> [WHAT IS REQUIRED] From the entries below, output the line with "A flight leaves" and each following line up to and including the line with "A colleague in", exactly as written.

> [RECORDS FOR THE TASK]
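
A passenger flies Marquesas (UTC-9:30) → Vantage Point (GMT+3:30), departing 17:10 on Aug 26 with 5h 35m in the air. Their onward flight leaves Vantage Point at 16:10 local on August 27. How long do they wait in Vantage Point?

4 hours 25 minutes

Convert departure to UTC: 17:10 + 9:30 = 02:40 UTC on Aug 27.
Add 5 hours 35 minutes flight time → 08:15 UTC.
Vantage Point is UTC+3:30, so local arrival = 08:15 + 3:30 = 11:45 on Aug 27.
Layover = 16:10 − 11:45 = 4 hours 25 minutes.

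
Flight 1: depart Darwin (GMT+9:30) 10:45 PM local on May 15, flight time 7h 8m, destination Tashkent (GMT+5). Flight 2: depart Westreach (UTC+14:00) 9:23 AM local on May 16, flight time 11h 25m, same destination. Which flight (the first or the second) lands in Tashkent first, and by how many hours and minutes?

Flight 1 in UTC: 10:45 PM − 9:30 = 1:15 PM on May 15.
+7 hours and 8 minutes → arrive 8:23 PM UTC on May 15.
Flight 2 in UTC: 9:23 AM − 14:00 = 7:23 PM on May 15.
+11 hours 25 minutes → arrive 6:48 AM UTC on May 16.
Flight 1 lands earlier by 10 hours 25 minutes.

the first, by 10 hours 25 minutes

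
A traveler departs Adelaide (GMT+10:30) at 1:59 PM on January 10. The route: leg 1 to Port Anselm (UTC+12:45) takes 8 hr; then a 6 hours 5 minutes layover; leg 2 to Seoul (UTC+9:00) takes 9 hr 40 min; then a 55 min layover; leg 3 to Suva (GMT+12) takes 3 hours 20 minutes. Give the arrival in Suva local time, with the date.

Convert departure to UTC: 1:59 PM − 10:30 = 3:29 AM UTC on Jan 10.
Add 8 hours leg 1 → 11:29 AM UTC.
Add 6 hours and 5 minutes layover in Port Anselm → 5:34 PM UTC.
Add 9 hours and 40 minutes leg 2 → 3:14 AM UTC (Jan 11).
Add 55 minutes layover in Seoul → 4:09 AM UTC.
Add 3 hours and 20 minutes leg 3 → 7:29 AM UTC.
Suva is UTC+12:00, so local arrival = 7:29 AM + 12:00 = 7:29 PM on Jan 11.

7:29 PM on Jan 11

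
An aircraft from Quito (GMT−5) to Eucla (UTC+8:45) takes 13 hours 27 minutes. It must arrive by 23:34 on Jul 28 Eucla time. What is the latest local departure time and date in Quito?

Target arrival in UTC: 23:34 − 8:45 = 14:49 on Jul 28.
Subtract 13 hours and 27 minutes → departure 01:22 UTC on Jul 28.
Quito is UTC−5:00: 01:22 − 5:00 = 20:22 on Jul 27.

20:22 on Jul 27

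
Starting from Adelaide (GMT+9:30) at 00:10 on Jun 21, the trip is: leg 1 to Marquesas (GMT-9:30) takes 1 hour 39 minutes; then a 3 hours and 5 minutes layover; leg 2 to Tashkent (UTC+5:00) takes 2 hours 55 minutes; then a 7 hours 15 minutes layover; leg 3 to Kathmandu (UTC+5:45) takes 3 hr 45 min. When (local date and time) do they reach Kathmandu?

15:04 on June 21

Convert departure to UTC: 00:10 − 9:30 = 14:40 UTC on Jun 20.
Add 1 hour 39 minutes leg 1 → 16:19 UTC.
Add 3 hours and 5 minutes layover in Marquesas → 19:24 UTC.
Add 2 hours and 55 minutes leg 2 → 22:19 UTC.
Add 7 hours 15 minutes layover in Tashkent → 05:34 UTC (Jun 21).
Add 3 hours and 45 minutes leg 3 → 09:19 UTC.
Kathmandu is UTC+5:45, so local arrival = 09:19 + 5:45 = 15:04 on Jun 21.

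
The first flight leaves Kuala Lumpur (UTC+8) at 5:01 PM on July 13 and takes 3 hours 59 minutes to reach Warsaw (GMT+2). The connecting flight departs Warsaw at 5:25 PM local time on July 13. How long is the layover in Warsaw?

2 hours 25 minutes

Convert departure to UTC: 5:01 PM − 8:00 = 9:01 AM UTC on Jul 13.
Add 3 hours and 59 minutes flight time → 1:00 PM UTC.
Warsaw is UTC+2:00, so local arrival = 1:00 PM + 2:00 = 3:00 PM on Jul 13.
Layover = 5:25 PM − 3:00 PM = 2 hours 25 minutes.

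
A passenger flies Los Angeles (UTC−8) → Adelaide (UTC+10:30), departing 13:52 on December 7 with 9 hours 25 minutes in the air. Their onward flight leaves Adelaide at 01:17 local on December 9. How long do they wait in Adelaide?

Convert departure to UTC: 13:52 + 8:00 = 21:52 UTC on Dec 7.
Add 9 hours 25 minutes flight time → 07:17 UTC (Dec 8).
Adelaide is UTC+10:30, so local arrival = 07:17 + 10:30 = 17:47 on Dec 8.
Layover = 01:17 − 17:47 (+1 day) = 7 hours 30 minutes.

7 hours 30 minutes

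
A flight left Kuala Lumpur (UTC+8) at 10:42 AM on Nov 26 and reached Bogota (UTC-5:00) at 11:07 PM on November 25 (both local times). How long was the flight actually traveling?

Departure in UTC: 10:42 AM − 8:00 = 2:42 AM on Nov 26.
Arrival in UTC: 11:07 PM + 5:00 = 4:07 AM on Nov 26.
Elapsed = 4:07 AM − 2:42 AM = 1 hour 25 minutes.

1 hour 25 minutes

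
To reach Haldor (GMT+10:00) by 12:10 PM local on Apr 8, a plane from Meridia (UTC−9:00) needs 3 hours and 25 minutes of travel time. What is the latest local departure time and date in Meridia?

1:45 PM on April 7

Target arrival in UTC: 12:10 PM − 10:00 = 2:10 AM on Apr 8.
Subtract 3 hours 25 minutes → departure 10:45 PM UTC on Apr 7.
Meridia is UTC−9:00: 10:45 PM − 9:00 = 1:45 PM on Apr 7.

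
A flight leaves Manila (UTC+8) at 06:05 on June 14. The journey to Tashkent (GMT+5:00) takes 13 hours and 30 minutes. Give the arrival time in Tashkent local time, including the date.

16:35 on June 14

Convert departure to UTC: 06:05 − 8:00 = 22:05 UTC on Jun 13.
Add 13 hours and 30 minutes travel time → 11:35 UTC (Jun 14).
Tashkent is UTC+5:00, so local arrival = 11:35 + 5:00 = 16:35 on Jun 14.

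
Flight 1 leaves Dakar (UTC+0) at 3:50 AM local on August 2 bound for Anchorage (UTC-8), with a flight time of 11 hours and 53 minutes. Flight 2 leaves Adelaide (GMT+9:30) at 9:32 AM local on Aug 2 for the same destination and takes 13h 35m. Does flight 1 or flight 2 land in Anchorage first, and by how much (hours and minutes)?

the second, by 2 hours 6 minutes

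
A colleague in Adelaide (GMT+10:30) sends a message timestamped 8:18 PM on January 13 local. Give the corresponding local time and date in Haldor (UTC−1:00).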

---

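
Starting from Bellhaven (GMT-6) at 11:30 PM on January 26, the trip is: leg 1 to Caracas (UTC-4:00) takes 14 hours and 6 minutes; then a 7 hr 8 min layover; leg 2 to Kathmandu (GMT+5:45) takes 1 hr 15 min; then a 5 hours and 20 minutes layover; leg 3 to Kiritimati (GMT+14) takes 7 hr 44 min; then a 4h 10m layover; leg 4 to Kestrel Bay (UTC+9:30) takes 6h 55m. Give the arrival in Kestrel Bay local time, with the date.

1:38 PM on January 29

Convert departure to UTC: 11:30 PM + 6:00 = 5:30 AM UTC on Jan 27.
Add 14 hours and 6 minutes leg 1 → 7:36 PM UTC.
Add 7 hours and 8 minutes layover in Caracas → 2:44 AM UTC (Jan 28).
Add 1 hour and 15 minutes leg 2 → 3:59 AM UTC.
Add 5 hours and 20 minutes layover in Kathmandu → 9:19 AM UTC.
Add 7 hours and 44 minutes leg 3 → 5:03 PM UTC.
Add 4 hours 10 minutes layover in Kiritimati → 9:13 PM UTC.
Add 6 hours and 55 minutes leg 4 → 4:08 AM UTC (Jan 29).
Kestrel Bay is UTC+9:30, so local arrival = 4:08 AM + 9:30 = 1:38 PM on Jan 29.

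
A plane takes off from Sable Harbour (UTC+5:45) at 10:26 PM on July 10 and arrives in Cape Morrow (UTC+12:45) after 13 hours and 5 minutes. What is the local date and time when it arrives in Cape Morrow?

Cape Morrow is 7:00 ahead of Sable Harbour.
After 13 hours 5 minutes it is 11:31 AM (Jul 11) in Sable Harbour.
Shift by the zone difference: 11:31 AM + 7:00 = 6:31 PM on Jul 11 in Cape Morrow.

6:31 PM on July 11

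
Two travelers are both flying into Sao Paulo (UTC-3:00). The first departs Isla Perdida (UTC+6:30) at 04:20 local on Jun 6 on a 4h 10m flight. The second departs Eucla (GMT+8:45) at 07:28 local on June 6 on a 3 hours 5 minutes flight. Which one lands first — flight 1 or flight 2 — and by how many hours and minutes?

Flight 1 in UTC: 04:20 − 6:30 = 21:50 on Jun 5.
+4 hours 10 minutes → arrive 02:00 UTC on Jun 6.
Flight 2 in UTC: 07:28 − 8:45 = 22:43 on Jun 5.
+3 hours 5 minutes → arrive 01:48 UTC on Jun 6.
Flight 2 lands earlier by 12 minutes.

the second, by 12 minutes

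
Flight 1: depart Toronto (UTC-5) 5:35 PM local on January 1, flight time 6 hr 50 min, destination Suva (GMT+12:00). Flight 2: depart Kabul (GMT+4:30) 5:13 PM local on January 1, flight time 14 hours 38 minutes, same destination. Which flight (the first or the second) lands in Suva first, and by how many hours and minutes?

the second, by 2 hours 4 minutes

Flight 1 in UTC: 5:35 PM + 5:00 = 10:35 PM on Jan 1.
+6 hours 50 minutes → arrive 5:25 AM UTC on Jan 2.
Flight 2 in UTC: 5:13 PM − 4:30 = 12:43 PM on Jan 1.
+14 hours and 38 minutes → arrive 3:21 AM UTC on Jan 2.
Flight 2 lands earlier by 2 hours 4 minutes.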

> [TASK RESULT]
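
A flight leaves Manila (UTC+8) at 06:05 on June 14. The journey to Tashkent (GMT+5:00) takes 13 hours and 30 minutes. Give the arrival time in Tashkent local time, including the date.

16:35 on June 14

Convert departure to UTC: 06:05 − 8:00 = 22:05 UTC on Jun 13.
Add 13 hours and 30 minutes travel time → 11:35 UTC (Jun 14).
Tashkent is UTC+5:00, so local arrival = 11:35 + 5:00 = 16:35 on Jun 14.

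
Flight 1 leaves Dakar (UTC+0) at 3:50 AM local on August 2 bound for Anchorage (UTC-8), with a flight time of 11 hours and 53 minutes. Flight 2 leaves Adelaide (GMT+9:30) at 9:32 AM local on Aug 2 for the same destination and takes 13h 35m. Does flight 1 or flight 2 land in Anchorage first, and by how much (hours and minutes)?

the second, by 2 hours 6 minutes

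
A colleague in Adelaide (GMT+10:30) sends a message timestamped 8:18 PM on January 13 local. Give the corresponding local time and date in Haldor (UTC−1:00).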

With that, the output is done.